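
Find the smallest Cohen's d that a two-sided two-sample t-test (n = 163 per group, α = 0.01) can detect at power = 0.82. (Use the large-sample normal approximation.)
d ≈ 0.39

Minimum detectable effect (two-sample t-test, normal approximation):
d = (z_{α/2} + z_β) / √(n/2)
d = (2.576 + 0.915) / √(163/2)
d = 3.491 / 9.028
d ≈ 0.39

By Cohen's convention (0.2 small / 0.5 medium / 0.8 large): small effect.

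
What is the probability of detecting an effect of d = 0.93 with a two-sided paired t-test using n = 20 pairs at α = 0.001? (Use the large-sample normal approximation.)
Power ≈ 0.81

Power calculation (paired t-test, normal approximation):
z_β = d · √n - z_{α/2}
z_β = 0.93 · √20 - 3.291
z_β = 0.93 · 4.472 - 3.291
z_β = 0.869

Power = Φ(z_β) = Φ(0.869) ≈ 0.807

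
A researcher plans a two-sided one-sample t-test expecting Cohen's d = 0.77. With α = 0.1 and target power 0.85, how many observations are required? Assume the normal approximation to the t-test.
n = 13

Sample size formula (one-sample t-test, normal approximation):
n = ((z_{α/2} + z_β) / d)²

z_{α/2} = 1.645 (for α = 0.1, two-sided)
z_β = 1.036 (for power = 0.85)
d = 0.77

n = ((1.645 + 1.036) / 0.77)²
n = (3.482)²
n ≈ 12.12
Round up to the next whole number: n = 13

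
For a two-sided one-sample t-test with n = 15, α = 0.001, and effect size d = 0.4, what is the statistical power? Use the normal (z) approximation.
Power ≈ 0.04

Power calculation (one-sample t-test, normal approximation):
z_β = d · √n - z_{α/2}
z_β = 0.4 · √15 - 3.291
z_β = 0.4 · 3.873 - 3.291
z_β = -1.741

Power = Φ(z_β) = Φ(-1.741) ≈ 0.041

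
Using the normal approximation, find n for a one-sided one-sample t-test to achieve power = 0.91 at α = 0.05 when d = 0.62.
n = 24

Sample size formula (one-sample t-test, normal approximation):
n = ((z_α + z_β) / d)²

z_α = 1.645 (for α = 0.05, one-sided)
z_β = 1.341 (for power = 0.91)
d = 0.62

n = ((1.645 + 1.341) / 0.62)²
n = (4.816)²
n ≈ 23.19
Round up to the next whole number: n = 24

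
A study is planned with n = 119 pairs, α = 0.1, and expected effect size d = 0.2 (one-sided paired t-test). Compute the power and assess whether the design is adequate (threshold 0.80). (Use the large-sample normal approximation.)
Power ≈ 0.82; the study is adequately powered (power ≥ 0.80)

Power calculation (paired t-test, normal approximation):
z_β = d · √n - z_α
z_β = 0.2 · √119 - 1.282
z_β = 0.2 · 10.909 - 1.282
z_β = 0.900

Power = Φ(z_β) = Φ(0.900) ≈ 0.816

Effect size d = 0.2 is small by Cohen's convention (0.2/0.5/0.8).

Threshold: power ≥ 0.80 is conventionally adequate.
Power ≈ 0.82 → the study is adequately powered (power ≥ 0.80).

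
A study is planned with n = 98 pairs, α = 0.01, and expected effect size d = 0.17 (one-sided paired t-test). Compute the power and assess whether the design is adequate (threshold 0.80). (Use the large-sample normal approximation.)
Power ≈ 0.26; the study is underpowered (power < 0.80)

Power calculation (paired t-test, normal approximation):
z_β = d · √n - z_α
z_β = 0.17 · √98 - 2.326
z_β = 0.17 · 9.899 - 2.326
z_β = -0.643

Power = Φ(z_β) = Φ(-0.643) ≈ 0.260

Effect size d = 0.17 is very small by Cohen's convention (0.2/0.5/0.8).

Threshold: power ≥ 0.80 is conventionally adequate.
Power ≈ 0.26 → the study is underpowered (power < 0.80).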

» Task item
Line by line, reproduce the data exactly.

» Solved exercise
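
Find the smallest Cohen's d that a two-sided two-sample t-test (n = 163 per group, α = 0.01) can detect at power = 0.82. (Use the large-sample normal approximation.)
d ≈ 0.39

Minimum detectable effect (two-sample t-test, normal approximation):
d = (z_{α/2} + z_β) / √(n/2)
d = (2.576 + 0.915) / √(163/2)
d = 3.491 / 9.028
d ≈ 0.39

By Cohen's convention (0.2 small / 0.5 medium / 0.8 large): small effect.

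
What is the probability of detecting an effect of d = 0.93 with a two-sided paired t-test using n = 20 pairs at α = 0.001? (Use the large-sample normal approximation.)
Power ≈ 0.81

Power calculation (paired t-test, normal approximation):
z_β = d · √n - z_{α/2}
z_β = 0.93 · √20 - 3.291
z_β = 0.93 · 4.472 - 3.291
z_β = 0.869

Power = Φ(z_β) = Φ(0.869) ≈ 0.807

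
A researcher plans a two-sided one-sample t-test expecting Cohen's d = 0.77. With α = 0.1 and target power 0.85, how many observations are required? Assume the normal approximation to the t-test.
n = 13

Sample size formula (one-sample t-test, normal approximation):
n = ((z_{α/2} + z_β) / d)²

z_{α/2} = 1.645 (for α = 0.1, two-sided)
z_β = 1.036 (for power = 0.85)
d = 0.77

n = ((1.645 + 1.036) / 0.77)²
n = (3.482)²
n ≈ 12.12
Round up to the next whole number: n = 13

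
For a two-sided one-sample t-test with n = 15, α = 0.001, and effect size d = 0.4, what is the statistical power? Use the normal (z) approximation.
Power ≈ 0.04

Power calculation (one-sample t-test, normal approximation):
z_β = d · √n - z_{α/2}
z_β = 0.4 · √15 - 3.291
z_β = 0.4 · 3.873 - 3.291
z_β = -1.741

Power = Φ(z_β) = Φ(-1.741) ≈ 0.041

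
Using the normal approximation, find n for a one-sided one-sample t-test to achieve power = 0.91 at α = 0.05 when d = 0.62.
n = 24

Sample size formula (one-sample t-test, normal approximation):
n = ((z_α + z_β) / d)²

z_α = 1.645 (for α = 0.05, one-sided)
z_β = 1.341 (for power = 0.91)
d = 0.62

n = ((1.645 + 1.341) / 0.62)²
n = (4.816)²
n ≈ 23.19
Round up to the next whole number: n = 24

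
A study is planned with n = 119 pairs, α = 0.1, and expected effect size d = 0.2 (one-sided paired t-test). Compute the power and assess whether the design is adequate (threshold 0.80). (Use the large-sample normal approximation.)
Power ≈ 0.82; the study is adequately powered (power ≥ 0.80)

Power calculation (paired t-test, normal approximation):
z_β = d · √n - z_α
z_β = 0.2 · √119 - 1.282
z_β = 0.2 · 10.909 - 1.282
z_β = 0.900

Power = Φ(z_β) = Φ(0.900) ≈ 0.816

Effect size d = 0.2 is small by Cohen's convention (0.2/0.5/0.8).

Threshold: power ≥ 0.80 is conventionally adequate.
Power ≈ 0.82 → the study is adequately powered (power ≥ 0.80).

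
A study is planned with n = 98 pairs, α = 0.01, and expected effect size d = 0.17 (one-sided paired t-test). Compute the power and assess whether the design is adequate (threshold 0.80). (Use the large-sample normal approximation.)
Power ≈ 0.26; the study is underpowered (power < 0.80)

Power calculation (paired t-test, normal approximation):
z_β = d · √n - z_α
z_β = 0.17 · √98 - 2.326
z_β = 0.17 · 9.899 - 2.326
z_β = -0.643

Power = Φ(z_β) = Φ(-0.643) ≈ 0.260

Effect size d = 0.17 is very small by Cohen's convention (0.2/0.5/0.8).

Threshold: power ≥ 0.80 is conventionally adequate.
Power ≈ 0.26 → the study is underpowered (power < 0.80).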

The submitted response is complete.